> _WORK ORDER_
Would you copy only the lines below, beginning with the one that contains "To merge two" and running through the last entry line?

> _EXTRACTED RECORDS_
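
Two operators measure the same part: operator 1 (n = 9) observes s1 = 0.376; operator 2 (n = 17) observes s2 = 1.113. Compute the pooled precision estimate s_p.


s_p = sqrt(((n1-1)*s1^2 + (n2-1)*s2^2) / (n1+n2-2))
numerator = (9-1)*0.376^2 + (17-1)*1.113^2 = 1.131008 + 19.820304 = 20.951312
denominator = 9 + 17 - 2 = 24
s_p^2 = 20.951312 / 24 = 0.87297133
s_p = sqrt(0.87297133) = 0.9343

0.9343


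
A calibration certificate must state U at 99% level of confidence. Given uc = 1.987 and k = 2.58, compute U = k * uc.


U = k * uc
U = 2.58 * 1.987
U = 5.1265

5.1265


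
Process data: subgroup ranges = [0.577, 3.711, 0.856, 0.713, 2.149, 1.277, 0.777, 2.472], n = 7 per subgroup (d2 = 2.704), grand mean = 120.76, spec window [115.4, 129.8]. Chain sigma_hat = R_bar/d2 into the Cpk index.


R_bar = (0.577 + 3.711 + 0.856 + 0.713 + 2.149 + 1.277 + 0.777 + 2.472) / 8 = 1.5665
sigma = R_bar / d2 = 1.5665 / 2.704 = 0.57932692
Cp = (USL - LSL)/(6*sigma) = (129.8 - 115.4)/(6*0.57932692) = 4.1427
Cpu = (129.8 - 120.76)/(3*0.57932692) = 5.2014
Cpl = (120.76 - 115.4)/(3*0.57932692) = 3.0840
Cpk = min(Cpu, Cpl) = 3.0840

3.0840


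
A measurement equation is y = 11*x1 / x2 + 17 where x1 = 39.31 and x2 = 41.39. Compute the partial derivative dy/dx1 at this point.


y = 11*x1 / x2 + 17
dy/dx1 = 11/x2
Evaluate at x2 = 41.39: c1 = 11 / 41.39
c1 = 0.2658

0.2658


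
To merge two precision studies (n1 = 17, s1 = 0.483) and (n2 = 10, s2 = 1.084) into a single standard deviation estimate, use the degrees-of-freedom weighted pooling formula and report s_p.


s_p = sqrt(((n1-1)*s1^2 + (n2-1)*s2^2) / (n1+n2-2))
numerator = (17-1)*0.483^2 + (10-1)*1.084^2 = 3.732624 + 10.575504 = 14.308128
denominator = 17 + 10 - 2 = 25
s_p^2 = 14.308128 / 25 = 0.57232512
s_p = sqrt(0.57232512) = 0.7565

0.7565


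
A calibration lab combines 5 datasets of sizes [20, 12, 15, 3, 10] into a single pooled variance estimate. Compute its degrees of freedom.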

> _RESULT FOR THIS EXERCISE_
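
To merge two precision studies (n1 = 17, s1 = 0.483) and (n2 = 10, s2 = 1.084) into a single standard deviation estimate, use the degrees-of-freedom weighted pooling formula and report s_p.


s_p = sqrt(((n1-1)*s1^2 + (n2-1)*s2^2) / (n1+n2-2))
numerator = (17-1)*0.483^2 + (10-1)*1.084^2 = 3.732624 + 10.575504 = 14.308128
denominator = 17 + 10 - 2 = 25
s_p^2 = 14.308128 / 25 = 0.57232512
s_p = sqrt(0.57232512) = 0.7565

0.7565


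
A calibration lab combines 5 datasets of sizes [20, 12, 15, 3, 10] into a single pooled variance estimate. Compute its degrees of freedom.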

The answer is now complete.